## Goal of the exercise
Exact reproduction required: the lines below from the line with "Answer: 33093461769/2883647 ≈ 11476." to the line with "Answer: $21$", both ends included, and no others.

►

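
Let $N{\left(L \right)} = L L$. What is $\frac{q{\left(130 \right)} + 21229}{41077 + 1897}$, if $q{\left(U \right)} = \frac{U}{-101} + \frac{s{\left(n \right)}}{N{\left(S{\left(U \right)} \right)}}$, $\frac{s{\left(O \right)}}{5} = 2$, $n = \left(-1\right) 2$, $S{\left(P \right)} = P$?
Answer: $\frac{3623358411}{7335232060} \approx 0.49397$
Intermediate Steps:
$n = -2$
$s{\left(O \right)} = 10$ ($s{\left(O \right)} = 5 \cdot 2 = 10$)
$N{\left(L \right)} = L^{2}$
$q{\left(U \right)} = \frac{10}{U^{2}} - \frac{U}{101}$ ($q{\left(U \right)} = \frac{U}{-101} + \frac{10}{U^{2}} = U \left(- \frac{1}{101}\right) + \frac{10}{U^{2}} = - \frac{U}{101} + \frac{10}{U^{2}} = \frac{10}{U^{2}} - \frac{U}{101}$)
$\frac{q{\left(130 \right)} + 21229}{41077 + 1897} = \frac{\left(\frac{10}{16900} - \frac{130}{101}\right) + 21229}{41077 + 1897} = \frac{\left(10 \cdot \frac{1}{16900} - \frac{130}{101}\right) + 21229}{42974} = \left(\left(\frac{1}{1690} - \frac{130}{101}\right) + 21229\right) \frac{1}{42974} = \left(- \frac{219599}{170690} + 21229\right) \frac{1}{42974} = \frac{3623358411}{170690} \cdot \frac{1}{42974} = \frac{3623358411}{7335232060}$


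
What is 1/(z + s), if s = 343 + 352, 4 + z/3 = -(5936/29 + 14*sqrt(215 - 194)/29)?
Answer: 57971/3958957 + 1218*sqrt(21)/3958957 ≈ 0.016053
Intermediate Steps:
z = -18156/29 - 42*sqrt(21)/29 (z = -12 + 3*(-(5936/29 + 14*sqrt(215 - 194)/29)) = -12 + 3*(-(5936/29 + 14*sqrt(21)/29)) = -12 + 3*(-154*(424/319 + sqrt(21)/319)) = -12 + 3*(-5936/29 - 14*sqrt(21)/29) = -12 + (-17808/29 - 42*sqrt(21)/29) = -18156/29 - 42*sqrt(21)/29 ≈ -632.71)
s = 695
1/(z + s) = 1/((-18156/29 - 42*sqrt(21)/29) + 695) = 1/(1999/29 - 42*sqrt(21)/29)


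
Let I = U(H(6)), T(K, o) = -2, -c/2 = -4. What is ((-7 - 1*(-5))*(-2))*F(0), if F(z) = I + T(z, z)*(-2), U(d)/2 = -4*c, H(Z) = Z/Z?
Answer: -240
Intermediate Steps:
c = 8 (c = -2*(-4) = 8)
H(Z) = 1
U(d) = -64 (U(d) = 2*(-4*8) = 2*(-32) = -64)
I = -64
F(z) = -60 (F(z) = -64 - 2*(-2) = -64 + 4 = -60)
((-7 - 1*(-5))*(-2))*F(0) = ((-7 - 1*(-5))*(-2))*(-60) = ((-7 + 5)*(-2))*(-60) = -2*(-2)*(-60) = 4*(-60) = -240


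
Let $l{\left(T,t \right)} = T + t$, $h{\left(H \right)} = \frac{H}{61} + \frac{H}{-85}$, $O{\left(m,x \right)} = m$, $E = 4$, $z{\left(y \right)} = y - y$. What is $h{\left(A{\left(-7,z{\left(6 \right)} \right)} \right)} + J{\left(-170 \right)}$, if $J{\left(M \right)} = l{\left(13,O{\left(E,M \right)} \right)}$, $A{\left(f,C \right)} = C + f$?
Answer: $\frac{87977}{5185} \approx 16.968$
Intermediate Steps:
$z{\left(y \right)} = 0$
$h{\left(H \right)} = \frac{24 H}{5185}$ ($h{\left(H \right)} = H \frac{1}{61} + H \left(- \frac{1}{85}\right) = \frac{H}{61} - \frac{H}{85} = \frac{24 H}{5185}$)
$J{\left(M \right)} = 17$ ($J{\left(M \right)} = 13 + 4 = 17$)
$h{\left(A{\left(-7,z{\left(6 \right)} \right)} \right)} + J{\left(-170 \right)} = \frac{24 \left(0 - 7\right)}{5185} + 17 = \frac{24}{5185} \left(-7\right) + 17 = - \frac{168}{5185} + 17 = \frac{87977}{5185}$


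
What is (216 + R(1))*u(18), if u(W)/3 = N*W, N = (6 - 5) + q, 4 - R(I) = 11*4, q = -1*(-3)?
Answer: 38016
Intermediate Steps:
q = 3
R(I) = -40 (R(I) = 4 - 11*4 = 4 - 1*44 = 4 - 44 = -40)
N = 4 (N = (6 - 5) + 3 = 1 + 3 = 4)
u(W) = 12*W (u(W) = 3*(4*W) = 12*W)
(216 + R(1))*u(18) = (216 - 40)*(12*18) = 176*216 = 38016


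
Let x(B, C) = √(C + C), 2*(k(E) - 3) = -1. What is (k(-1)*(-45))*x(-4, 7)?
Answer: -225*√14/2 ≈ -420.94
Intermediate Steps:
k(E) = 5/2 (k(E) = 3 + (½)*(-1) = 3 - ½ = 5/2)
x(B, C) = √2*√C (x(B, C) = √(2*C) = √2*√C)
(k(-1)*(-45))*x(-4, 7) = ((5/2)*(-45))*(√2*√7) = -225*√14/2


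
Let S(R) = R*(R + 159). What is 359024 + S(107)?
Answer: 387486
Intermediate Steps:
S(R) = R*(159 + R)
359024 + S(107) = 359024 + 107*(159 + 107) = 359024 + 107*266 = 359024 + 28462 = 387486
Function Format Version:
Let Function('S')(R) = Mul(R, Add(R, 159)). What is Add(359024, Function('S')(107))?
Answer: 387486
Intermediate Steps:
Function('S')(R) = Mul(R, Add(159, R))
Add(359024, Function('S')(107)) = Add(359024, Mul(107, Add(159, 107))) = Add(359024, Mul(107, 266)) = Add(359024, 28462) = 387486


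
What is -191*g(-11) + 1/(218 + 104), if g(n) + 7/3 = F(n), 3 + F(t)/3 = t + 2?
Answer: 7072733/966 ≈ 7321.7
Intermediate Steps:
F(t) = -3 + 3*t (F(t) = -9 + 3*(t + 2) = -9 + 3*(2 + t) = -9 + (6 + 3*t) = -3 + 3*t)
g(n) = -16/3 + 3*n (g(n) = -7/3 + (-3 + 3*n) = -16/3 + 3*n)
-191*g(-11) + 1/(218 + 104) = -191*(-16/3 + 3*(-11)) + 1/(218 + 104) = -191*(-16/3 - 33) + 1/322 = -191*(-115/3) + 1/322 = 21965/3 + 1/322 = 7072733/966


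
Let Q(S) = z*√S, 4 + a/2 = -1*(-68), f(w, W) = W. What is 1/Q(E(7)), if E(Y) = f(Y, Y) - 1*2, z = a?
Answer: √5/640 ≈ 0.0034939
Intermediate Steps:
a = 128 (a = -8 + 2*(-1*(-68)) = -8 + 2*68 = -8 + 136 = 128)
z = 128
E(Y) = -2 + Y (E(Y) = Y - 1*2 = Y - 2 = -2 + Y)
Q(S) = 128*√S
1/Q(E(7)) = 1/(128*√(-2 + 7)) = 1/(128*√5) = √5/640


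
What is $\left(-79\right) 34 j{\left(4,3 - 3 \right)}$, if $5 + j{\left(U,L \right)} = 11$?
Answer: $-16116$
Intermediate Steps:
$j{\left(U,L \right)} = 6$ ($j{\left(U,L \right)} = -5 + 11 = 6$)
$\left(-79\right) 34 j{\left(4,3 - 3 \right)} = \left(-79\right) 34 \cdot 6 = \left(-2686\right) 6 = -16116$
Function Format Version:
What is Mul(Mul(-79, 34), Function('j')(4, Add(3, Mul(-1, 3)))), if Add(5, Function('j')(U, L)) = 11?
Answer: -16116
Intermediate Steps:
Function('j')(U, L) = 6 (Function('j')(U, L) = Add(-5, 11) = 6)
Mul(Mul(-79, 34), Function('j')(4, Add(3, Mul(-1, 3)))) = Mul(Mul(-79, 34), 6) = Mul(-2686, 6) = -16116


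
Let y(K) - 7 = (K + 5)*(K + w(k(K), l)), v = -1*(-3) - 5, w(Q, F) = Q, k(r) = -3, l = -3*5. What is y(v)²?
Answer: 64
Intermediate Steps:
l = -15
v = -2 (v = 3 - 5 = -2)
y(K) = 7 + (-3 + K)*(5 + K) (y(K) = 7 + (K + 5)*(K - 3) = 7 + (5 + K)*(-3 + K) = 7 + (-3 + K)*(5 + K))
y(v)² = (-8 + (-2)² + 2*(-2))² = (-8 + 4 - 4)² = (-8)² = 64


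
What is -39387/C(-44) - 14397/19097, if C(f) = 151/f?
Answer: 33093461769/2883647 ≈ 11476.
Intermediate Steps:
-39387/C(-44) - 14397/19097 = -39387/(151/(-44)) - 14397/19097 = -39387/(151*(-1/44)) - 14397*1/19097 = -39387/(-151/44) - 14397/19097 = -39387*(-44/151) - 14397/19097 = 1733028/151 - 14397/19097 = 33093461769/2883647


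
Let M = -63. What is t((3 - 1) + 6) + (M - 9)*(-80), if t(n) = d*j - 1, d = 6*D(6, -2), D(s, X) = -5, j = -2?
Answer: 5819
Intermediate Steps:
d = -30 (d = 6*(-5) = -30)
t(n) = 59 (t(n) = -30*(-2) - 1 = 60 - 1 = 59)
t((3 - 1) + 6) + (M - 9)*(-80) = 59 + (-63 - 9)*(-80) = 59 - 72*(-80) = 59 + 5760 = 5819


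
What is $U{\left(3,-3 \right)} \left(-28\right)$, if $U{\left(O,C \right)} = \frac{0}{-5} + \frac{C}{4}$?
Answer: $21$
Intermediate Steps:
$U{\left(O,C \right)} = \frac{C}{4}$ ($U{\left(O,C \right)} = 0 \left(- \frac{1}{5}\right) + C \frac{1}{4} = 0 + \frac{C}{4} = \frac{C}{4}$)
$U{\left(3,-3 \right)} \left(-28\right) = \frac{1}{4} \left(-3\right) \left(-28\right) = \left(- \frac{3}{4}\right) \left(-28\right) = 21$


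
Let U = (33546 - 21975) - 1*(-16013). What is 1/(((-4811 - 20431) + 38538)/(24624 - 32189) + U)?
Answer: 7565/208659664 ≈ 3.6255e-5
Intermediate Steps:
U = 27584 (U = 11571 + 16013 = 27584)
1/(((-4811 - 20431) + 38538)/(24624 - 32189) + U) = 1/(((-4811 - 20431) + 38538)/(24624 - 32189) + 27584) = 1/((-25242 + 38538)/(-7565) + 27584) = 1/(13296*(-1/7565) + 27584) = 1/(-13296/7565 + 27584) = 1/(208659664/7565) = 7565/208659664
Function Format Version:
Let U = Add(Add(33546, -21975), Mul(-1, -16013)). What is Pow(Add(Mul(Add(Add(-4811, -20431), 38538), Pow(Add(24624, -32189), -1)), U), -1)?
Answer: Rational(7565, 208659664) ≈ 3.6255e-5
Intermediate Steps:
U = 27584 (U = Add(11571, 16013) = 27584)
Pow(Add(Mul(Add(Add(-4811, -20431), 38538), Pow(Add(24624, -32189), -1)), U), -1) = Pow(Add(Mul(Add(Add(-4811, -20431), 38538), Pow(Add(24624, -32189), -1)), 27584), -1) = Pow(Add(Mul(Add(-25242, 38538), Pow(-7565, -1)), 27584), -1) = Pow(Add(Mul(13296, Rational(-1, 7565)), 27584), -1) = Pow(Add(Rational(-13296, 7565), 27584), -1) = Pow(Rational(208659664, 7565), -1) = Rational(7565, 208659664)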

◄

## Exercise result
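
Answer: 33093461769/2883647 ≈ 11476.
Intermediate Steps:
-39387/C(-44) - 14397/19097 = -39387/(151/(-44)) - 14397/19097 = -39387/(151*(-1/44)) - 14397*1/19097 = -39387/(-151/44) - 14397/19097 = -39387*(-44/151) - 14397/19097 = 1733028/151 - 14397/19097 = 33093461769/2883647


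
Let M = -63. What is t((3 - 1) + 6) + (M - 9)*(-80), if t(n) = d*j - 1, d = 6*D(6, -2), D(s, X) = -5, j = -2?
Answer: 5819
Intermediate Steps:
d = -30 (d = 6*(-5) = -30)
t(n) = 59 (t(n) = -30*(-2) - 1 = 60 - 1 = 59)
t((3 - 1) + 6) + (M - 9)*(-80) = 59 + (-63 - 9)*(-80) = 59 - 72*(-80) = 59 + 5760 = 5819


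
What is $U{\left(3,-3 \right)} \left(-28\right)$, if $U{\left(O,C \right)} = \frac{0}{-5} + \frac{C}{4}$?
Answer: $21$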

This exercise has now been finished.